• _WHAT YOU WILL DO_
In the listing below, find the line that contains "What is $- v$, if" and the line that contains "Answer: $88063$". Quote both and every line between them, exactly, and nothing more.

● ● ● ●

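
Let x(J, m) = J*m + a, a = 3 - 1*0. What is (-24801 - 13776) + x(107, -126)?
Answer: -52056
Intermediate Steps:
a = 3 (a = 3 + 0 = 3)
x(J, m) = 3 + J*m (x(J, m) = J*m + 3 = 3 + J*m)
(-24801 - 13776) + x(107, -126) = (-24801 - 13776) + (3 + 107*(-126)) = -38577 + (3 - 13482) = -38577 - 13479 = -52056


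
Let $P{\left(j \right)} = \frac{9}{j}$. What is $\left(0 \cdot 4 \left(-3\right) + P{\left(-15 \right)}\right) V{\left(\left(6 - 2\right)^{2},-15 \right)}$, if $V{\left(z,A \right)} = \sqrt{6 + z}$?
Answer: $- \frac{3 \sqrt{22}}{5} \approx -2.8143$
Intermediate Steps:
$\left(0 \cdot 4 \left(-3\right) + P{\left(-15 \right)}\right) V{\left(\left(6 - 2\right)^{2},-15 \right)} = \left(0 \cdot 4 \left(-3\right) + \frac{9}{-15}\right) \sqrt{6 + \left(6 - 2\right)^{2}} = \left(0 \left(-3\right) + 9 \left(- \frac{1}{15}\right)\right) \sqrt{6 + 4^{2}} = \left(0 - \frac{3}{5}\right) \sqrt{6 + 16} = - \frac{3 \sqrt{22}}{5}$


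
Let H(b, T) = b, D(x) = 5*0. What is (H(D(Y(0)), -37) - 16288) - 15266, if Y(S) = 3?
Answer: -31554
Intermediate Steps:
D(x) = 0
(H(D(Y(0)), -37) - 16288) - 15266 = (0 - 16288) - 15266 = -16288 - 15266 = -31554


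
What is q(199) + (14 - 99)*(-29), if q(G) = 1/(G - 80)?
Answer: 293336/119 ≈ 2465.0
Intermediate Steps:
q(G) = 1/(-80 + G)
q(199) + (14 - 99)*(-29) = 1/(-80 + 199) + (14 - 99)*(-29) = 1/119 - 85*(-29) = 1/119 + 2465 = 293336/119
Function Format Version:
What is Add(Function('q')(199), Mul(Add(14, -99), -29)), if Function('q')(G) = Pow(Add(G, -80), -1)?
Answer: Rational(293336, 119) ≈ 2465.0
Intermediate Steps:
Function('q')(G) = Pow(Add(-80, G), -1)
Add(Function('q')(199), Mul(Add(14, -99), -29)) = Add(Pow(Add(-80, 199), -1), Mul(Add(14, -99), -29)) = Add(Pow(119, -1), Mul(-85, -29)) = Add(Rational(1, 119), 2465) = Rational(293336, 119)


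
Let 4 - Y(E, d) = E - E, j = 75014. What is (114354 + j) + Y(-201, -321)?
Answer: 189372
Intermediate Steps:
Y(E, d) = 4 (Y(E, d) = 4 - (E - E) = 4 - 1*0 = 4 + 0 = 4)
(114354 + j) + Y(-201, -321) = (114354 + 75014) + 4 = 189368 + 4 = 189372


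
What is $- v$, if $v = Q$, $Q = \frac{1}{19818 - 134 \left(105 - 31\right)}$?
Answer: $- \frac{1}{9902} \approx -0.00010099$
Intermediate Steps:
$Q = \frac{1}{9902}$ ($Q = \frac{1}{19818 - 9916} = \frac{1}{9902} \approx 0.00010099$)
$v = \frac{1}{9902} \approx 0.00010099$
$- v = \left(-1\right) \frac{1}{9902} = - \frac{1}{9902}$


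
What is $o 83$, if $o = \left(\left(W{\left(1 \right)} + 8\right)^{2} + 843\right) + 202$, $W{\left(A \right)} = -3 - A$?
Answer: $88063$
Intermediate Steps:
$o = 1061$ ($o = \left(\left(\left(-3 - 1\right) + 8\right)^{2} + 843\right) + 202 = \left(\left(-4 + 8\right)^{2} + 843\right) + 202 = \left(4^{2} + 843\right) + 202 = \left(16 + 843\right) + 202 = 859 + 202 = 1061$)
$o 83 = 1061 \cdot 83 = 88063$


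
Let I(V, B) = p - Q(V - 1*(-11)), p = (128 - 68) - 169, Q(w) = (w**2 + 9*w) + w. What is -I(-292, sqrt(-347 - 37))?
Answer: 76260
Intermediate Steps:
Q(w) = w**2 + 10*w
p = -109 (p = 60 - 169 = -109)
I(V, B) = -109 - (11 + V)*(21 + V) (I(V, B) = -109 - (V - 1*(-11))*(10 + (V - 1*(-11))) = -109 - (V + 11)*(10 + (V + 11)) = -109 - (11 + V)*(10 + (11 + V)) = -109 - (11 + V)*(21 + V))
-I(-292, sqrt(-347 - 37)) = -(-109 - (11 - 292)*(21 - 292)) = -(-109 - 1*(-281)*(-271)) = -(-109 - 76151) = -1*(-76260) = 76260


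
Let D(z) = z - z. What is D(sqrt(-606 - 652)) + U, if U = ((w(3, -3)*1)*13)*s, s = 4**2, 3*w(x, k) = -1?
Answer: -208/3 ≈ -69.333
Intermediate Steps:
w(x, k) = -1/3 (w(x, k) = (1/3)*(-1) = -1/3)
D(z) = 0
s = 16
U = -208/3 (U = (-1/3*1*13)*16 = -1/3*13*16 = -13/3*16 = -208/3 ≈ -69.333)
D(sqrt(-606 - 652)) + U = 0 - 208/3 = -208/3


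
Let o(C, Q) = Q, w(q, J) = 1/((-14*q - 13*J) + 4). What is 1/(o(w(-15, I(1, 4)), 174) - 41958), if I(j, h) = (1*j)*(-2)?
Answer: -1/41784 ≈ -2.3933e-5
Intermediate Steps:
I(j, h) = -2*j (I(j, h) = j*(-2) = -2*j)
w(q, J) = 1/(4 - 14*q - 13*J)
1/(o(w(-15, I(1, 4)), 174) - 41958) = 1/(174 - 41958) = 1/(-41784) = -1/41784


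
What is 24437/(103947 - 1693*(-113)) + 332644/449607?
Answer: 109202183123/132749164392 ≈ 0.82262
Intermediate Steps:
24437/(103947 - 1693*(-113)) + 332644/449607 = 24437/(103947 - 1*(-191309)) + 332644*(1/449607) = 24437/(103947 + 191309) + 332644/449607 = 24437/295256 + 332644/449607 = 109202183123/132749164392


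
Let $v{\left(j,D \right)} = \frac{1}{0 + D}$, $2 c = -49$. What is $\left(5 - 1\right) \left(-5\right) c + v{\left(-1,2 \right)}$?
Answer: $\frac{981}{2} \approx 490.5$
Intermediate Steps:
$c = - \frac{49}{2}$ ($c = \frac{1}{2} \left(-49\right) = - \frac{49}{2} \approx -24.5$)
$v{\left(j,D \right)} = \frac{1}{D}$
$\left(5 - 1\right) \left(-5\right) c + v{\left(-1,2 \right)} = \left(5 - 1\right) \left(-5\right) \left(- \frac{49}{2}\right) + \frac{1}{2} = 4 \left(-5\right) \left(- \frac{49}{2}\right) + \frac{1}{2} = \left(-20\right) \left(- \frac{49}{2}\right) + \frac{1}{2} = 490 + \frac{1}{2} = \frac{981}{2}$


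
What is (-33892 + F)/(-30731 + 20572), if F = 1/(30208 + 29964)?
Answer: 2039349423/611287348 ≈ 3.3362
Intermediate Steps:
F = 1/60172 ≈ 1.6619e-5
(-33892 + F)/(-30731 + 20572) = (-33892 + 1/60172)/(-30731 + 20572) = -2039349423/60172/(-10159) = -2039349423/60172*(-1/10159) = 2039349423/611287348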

● ● ● ●

• _TASK OUTPUT_
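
What is $- v$, if $v = Q$, $Q = \frac{1}{19818 - 134 \left(105 - 31\right)}$?
Answer: $- \frac{1}{9902} \approx -0.00010099$
Intermediate Steps:
$Q = \frac{1}{9902}$ ($Q = \frac{1}{19818 - 9916} = \frac{1}{9902} \approx 0.00010099$)
$v = \frac{1}{9902} \approx 0.00010099$
$- v = \left(-1\right) \frac{1}{9902} = - \frac{1}{9902}$


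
What is $o 83$, if $o = \left(\left(W{\left(1 \right)} + 8\right)^{2} + 843\right) + 202$, $W{\left(A \right)} = -3 - A$?
Answer: $88063$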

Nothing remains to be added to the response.